Line by line, the entries below are to be reproduced unaltered.

Available records:
• • • • •
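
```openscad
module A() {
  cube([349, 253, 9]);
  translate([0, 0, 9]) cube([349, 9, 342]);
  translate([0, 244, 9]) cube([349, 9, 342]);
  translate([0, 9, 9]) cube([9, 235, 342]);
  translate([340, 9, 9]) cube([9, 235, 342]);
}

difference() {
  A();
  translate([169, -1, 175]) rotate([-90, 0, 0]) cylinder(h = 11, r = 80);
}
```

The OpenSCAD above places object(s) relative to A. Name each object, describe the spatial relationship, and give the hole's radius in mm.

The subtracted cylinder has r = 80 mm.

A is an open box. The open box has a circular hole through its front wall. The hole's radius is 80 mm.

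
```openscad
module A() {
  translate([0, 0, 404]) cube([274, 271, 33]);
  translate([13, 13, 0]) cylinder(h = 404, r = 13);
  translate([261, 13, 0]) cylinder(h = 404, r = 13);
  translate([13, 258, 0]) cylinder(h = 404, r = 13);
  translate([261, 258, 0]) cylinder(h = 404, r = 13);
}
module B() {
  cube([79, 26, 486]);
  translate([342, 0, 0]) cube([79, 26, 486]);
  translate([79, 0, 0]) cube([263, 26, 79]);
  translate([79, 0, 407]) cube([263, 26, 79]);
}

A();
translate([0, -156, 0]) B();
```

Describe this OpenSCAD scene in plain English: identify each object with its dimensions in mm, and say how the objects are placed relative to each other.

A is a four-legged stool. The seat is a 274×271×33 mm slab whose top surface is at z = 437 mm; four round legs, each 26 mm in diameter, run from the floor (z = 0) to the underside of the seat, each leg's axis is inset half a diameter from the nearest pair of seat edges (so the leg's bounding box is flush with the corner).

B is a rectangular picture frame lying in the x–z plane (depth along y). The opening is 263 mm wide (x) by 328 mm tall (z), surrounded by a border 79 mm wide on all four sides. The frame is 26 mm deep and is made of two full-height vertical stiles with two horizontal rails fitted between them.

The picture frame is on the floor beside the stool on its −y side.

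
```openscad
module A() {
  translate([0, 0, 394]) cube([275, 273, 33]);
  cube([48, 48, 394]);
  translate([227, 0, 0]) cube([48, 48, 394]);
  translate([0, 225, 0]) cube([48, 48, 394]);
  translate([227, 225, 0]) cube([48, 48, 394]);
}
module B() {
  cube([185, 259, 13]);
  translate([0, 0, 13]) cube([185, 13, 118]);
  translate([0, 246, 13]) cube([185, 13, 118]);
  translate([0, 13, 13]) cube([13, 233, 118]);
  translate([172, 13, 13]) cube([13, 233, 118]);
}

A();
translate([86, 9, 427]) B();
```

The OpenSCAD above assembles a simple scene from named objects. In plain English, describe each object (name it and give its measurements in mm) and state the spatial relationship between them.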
• • • • •
Solved problem:
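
```openscad
module A() {
  cube([349, 253, 9]);
  translate([0, 0, 9]) cube([349, 9, 342]);
  translate([0, 244, 9]) cube([349, 9, 342]);
  translate([0, 9, 9]) cube([9, 235, 342]);
  translate([340, 9, 9]) cube([9, 235, 342]);
}

difference() {
  A();
  translate([169, -1, 175]) rotate([-90, 0, 0]) cylinder(h = 11, r = 80);
}
```

The OpenSCAD above places object(s) relative to A. Name each object, describe the spatial relationship, and give the hole's radius in mm.

The subtracted cylinder has r = 80 mm.

A is an open box. The open box has a circular hole through its front wall. The hole's radius is 80 mm.

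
```openscad
module A() {
  translate([0, 0, 404]) cube([274, 271, 33]);
  translate([13, 13, 0]) cylinder(h = 404, r = 13);
  translate([261, 13, 0]) cylinder(h = 404, r = 13);
  translate([13, 258, 0]) cylinder(h = 404, r = 13);
  translate([261, 258, 0]) cylinder(h = 404, r = 13);
}
module B() {
  cube([79, 26, 486]);
  translate([342, 0, 0]) cube([79, 26, 486]);
  translate([79, 0, 0]) cube([263, 26, 79]);
  translate([79, 0, 407]) cube([263, 26, 79]);
}

A();
translate([0, -156, 0]) B();
```

Describe this OpenSCAD scene in plain English: identify each object with its dimensions in mm, and say how the objects are placed relative to each other.

A is a four-legged stool. The seat is a 274×271×33 mm slab whose top surface is at z = 437 mm; four round legs, each 26 mm in diameter, run from the floor (z = 0) to the underside of the seat, each leg's axis is inset half a diameter from the nearest pair of seat edges (so the leg's bounding box is flush with the corner).

B is a rectangular picture frame lying in the x–z plane (depth along y). The opening is 263 mm wide (x) by 328 mm tall (z), surrounded by a border 79 mm wide on all four sides. The frame is 26 mm deep and is made of two full-height vertical stiles with two horizontal rails fitted between them.

The picture frame is on the floor beside the stool on its −y side.

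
```openscad
module A() {
  translate([0, 0, 394]) cube([275, 273, 33]);
  cube([48, 48, 394]);
  translate([227, 0, 0]) cube([48, 48, 394]);
  translate([0, 225, 0]) cube([48, 48, 394]);
  translate([227, 225, 0]) cube([48, 48, 394]);
}
module B() {
  cube([185, 259, 13]);
  translate([0, 0, 13]) cube([185, 13, 118]);
  translate([0, 246, 13]) cube([185, 13, 118]);
  translate([0, 13, 13]) cube([13, 233, 118]);
  translate([172, 13, 13]) cube([13, 233, 118]);
}

A();
translate([86, 9, 427]) B();
```

The OpenSCAD above assembles a simple scene from named objects. In plain English, describe each object (name it and give its measurements in mm) and state the spatial relationship between them.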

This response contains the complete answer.